EXERCISE BRIEF ▸
Pick each line containing the word "contains" out of the data below.
(Beginning of DATA EXCERPTS)
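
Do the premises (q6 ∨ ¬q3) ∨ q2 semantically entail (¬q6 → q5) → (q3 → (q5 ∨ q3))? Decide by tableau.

Yes

Initial set: {((q6 ∨ ¬q3) ∨ q2); ¬((¬q6 → q5) → (q3 → (q5 ∨ q3)))}.
¬((¬q6 → q5) → (q3 → (q5 ∨ q3))): α-rule — add (¬q6 → q5), ¬(q3 → (q5 ∨ q3)).
¬(q3 → (q5 ∨ q3)): α-rule — add q3, ¬(q5 ∨ q3).
¬(q5 ∨ q3): α-rule — add ¬q5, ¬q3.
× closes — contains both q3 and ¬q3.
All 1 branch closes.
Every branch closed, so the premises entail the conclusion.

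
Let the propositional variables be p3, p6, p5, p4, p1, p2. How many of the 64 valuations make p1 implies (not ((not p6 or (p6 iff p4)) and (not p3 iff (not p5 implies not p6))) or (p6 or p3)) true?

56

Initial set: {(p1 implies (not ((not p6 or (p6 iff p4)) and (not p3 iff (not p5 implies not p6))) or (p6 or p3)))}.
(p1 implies (not ((not p6 or (p6 iff p4)) and (not p3 iff (not p5 implies not p6))) or (p6 or p3))): β-rule — branch into not p1  //  (not ((not p6 or (p6 iff p4)) and (not p3 iff (not p5 implies not p6))) or (p6 or p3)).
  branch 1 (add not p1):
    ○ open, literals {p1=false}.
  branch 2 (add (not ((not p6 or (p6 iff p4)) and (not p3 iff (not p5 implies not p6))) or (p6 or p3))):
    (not ((not p6 or (p6 iff p4)) and (not p3 iff (not p5 implies not p6))) or (p6 or p3)): β-rule — branch into not ((not p6 or (p6 iff p4)) and (not p3 iff (not p5 implies not p6)))  //  (p6 or p3).
      branch 2.1 (add not ((not p6 or (p6 iff p4)) and (not p3 iff (not p5 implies not p6)))):
        not ((not p6 or (p6 iff p4)) and (not p3 iff (not p5 implies not p6))): β-rule — branch into not (not p6 or (p6 iff p4))  //  not (not p3 iff (not p5 implies not p6)).
          branch 2.1.1 (add not (not p6 or (p6 iff p4))):
            not (not p6 or (p6 iff p4)): α-rule — add not not p6, not (p6 iff p4).
            not (p6 iff p4): β-rule — branch into p6, not p4  //  not p6, p4.
              branch 2.1.1.1 (add p6, not p4):
                ○ open, literals {p4=false, p6=true}.
              branch 2.1.1.2 (add not p6, p4):
                × closes — contains both p6 and not p6.
          branch 2.1.2 (add not (not p3 iff (not p5 implies not p6))):
            not (not p3 iff (not p5 implies not p6)): β-rule — branch into not p3, not (not p5 implies not p6)  //  not not p3, (not p5 implies not p6).
              branch 2.1.2.1 (add not p3, not (not p5 implies not p6)):
                not (not p5 implies not p6): α-rule — add not p5, not not p6.
                ○ open, literals {p3=false, p5=false, p6=true}.
              branch 2.1.2.2 (add not not p3, (not p5 implies not p6)):
                (not p5 implies not p6): β-rule — branch into not not p5  //  not p6.
                  branch 2.1.2.2.1 (add not not p5):
                    ○ open, literals {p3=true, p5=true}.
                  branch 2.1.2.2.2 (add not p6):
                    ○ open, literals {p3=true, p6=false}.
      branch 2.2 (add (p6 or p3)):
        (p6 or p3): β-rule — branch into p6  //  p3.
          branch 2.2.1 (add p6):
            ○ open, literals {p6=true}.
          branch 2.2.2 (add p3):
            ○ open, literals {p3=true}.
1 branch closed, 7 open.
Each open branch fixes some atoms; the unmentioned ones are free. Counting distinct full assignments: branch {p1=false} (p3, p6, p5, p4, p2) contributes 32 new; branch {p4=false, p6=true} (p3, p5, p1, p2) contributes 8 new; branch {p3=false, p5=false, p6=true} (p4, p1, p2) contributes 2 new; branch {p3=true, p5=true} (p6, p4, p1, p2) contributes 6 new; branch {p3=true, p6=false} (p5, p4, p1, p2) contributes 4 new; branch {p6=true} (p3, p5, p4, p1, p2) contributes 4 new; branch {p3=true} (p6, p5, p4, p1, p2) contributes 0 new. Total: 56.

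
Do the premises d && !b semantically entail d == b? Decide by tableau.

No

Initial set: {(d && !b); !(d == b)}.
(d && !b): α-rule — add d, !b.
!(d == b): β-rule — branch into d, !b  //  !d, b.
  branch 1 (add d, !b):
    ○ open, literals {b=F, d=T}.
  branch 2 (add !d, b):
    × closes — contains both d and !d.
1 branch closed, 1 open.
An open branch gives a countermodel: b=F, d=T (unmentioned atoms arbitrary); the premises hold there but the conclusion fails.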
(End of DATA EXCERPTS)
RESULT BELOW ▸
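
× closes — contains both q3 and ¬q3.
                × closes — contains both p6 and not p6.
    × closes — contains both d and !d.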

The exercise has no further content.